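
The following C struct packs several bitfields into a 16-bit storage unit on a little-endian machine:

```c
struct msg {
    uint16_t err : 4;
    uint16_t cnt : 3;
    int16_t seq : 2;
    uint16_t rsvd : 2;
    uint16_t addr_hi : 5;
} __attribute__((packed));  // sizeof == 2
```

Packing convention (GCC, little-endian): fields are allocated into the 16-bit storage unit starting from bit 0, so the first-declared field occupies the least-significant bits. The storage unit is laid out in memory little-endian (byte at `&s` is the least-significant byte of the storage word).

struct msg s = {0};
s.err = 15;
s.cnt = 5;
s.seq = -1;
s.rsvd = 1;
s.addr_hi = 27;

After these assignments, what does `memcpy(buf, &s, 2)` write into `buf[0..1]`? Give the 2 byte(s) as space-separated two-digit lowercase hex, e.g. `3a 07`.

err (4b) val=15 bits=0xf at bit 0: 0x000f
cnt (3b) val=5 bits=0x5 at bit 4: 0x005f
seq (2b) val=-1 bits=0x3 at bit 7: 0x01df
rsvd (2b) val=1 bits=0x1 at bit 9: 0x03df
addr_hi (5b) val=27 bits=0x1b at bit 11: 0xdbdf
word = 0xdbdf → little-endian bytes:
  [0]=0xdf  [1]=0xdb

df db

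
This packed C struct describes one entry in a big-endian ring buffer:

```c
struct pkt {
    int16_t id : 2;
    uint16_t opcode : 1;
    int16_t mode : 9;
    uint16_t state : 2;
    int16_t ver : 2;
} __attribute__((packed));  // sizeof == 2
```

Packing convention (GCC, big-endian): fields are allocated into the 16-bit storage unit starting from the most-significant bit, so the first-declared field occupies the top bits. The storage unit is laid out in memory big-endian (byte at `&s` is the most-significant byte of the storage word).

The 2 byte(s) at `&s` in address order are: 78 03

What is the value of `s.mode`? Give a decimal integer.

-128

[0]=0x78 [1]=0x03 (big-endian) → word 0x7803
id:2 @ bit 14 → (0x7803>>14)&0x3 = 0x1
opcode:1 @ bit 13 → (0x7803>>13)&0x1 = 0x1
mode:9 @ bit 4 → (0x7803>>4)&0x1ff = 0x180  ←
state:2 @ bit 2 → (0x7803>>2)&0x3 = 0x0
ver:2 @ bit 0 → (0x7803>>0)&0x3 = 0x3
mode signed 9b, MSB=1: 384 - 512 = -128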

----------------------------------------

## Exercise description
Search the material above for the word "declared", then copy each line that holds it.

## Solved exercise
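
Packing convention (GCC, little-endian): fields are allocated into the 16-bit storage unit starting from bit 0, so the first-declared field occupies the least-significant bits. The storage unit is laid out in memory little-endian (byte at `&s` is the least-significant byte of the storage word).
Packing convention (GCC, big-endian): fields are allocated into the 16-bit storage unit starting from the most-significant bit, so the first-declared field occupies the top bits. The storage unit is laid out in memory big-endian (byte at `&s` is the most-significant byte of the storage word).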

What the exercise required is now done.